> _Problem statement_
Search the records for the word "changed" and pick out every line that has it.

> _Input_
* * * * * * *

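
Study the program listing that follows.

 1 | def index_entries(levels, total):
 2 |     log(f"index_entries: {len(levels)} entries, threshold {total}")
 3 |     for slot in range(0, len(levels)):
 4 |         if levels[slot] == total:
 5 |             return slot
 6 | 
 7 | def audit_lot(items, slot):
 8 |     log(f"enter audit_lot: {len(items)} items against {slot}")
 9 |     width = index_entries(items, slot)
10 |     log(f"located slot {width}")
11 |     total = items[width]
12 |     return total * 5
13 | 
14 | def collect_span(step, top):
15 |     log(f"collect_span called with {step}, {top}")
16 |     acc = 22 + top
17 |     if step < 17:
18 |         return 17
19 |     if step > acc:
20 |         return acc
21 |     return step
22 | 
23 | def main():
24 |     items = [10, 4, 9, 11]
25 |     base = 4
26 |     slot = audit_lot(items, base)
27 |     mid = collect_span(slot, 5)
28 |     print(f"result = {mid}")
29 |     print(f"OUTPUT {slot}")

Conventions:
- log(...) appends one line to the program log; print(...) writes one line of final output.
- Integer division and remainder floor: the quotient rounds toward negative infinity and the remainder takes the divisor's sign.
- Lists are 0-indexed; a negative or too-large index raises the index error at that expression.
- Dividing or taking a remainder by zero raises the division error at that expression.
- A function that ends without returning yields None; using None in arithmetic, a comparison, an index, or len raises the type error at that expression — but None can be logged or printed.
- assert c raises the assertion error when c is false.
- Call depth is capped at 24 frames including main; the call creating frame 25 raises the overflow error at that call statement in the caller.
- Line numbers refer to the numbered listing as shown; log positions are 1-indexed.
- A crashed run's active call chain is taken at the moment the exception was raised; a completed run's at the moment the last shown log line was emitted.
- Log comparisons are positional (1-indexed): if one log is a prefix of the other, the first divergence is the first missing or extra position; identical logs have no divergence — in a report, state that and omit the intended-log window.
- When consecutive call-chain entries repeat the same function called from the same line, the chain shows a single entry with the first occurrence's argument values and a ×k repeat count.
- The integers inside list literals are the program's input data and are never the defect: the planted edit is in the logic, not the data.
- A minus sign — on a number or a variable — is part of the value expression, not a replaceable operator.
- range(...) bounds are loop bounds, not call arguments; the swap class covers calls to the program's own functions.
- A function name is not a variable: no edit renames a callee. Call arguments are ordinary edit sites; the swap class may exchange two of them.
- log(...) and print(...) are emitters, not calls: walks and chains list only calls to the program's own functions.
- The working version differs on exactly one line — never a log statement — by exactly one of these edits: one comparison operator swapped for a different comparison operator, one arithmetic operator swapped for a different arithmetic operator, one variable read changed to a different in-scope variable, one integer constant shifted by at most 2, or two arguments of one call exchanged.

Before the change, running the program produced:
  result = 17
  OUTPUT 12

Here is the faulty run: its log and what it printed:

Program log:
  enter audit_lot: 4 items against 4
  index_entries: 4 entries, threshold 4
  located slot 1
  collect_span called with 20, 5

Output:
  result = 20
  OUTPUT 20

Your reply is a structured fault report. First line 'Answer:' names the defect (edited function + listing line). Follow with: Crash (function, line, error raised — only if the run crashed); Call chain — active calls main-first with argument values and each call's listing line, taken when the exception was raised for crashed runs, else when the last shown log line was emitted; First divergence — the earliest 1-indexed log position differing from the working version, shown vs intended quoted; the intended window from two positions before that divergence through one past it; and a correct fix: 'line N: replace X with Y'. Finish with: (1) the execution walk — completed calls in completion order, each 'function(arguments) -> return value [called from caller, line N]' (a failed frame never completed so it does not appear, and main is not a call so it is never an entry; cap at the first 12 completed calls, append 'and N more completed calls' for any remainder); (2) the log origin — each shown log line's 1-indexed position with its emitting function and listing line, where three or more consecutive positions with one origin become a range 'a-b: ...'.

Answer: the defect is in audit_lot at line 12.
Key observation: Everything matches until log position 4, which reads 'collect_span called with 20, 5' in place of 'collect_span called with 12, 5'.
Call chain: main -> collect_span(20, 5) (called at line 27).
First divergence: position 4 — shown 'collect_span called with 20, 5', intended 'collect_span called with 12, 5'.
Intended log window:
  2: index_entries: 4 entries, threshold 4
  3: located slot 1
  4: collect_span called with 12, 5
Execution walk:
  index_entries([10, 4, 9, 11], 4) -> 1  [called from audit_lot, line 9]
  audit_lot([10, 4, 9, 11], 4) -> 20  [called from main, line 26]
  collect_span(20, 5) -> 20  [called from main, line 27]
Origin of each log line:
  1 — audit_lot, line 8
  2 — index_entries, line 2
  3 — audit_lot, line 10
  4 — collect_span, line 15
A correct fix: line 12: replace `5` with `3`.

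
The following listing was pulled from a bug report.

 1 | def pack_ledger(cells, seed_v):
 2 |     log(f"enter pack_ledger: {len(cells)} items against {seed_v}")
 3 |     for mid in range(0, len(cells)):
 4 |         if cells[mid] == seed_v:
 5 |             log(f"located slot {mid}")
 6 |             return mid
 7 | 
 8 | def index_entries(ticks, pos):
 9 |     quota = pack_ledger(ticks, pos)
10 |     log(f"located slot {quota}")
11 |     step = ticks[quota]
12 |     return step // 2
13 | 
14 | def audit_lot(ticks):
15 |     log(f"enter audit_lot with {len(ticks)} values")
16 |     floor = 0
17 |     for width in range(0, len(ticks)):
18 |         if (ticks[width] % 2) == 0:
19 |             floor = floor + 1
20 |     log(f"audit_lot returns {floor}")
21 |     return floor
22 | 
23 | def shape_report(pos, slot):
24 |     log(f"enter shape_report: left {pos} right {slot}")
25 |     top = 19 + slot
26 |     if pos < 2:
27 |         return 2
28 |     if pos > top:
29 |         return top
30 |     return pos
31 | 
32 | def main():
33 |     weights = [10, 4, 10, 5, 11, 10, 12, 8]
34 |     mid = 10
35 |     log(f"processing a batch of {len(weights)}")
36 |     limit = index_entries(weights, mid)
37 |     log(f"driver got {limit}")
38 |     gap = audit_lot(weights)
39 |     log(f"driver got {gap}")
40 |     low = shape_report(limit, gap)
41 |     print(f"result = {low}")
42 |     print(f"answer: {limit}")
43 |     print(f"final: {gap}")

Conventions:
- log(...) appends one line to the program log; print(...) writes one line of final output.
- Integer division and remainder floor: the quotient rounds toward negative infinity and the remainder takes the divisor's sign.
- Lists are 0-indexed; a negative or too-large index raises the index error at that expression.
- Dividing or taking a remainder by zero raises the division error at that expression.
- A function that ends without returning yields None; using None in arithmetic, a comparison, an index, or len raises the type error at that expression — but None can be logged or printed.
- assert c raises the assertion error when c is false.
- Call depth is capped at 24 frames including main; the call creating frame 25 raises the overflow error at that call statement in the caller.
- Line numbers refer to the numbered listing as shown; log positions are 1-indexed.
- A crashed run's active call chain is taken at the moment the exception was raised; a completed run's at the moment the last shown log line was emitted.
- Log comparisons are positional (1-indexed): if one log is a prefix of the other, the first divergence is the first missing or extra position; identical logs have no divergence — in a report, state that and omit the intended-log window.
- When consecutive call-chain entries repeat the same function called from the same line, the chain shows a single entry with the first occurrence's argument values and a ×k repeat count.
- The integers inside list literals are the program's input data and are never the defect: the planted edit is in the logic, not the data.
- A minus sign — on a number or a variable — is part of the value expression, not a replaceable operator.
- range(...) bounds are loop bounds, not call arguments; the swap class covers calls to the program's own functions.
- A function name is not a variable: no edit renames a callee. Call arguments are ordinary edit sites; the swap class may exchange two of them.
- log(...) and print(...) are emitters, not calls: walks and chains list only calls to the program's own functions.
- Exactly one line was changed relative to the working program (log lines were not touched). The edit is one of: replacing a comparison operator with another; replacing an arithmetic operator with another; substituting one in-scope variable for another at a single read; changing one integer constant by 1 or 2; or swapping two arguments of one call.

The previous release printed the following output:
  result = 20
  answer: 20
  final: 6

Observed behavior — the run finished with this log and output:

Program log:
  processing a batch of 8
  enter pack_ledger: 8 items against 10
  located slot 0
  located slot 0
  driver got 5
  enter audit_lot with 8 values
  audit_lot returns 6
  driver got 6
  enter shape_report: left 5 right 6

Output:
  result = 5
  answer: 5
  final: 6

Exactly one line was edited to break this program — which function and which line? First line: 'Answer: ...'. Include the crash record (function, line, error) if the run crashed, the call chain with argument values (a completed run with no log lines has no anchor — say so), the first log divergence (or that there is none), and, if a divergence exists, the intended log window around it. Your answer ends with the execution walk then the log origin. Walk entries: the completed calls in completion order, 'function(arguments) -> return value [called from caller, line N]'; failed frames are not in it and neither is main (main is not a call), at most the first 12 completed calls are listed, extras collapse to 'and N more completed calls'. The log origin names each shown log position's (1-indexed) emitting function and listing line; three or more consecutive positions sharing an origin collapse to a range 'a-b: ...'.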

* * * * * * *

> _Written answer_
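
- The working version differs on exactly one line — never a log statement — by exactly one of these edits: one comparison operator swapped for a different comparison operator, one arithmetic operator swapped for a different arithmetic operator, one variable read changed to a different in-scope variable, one integer constant shifted by at most 2, or two arguments of one call exchanged.
- Exactly one line was changed relative to the working program (log lines were not touched). The edit is one of: replacing a comparison operator with another; replacing an arithmetic operator with another; substituting one in-scope variable for another at a single read; changing one integer constant by 1 or 2; or swapping two arguments of one call.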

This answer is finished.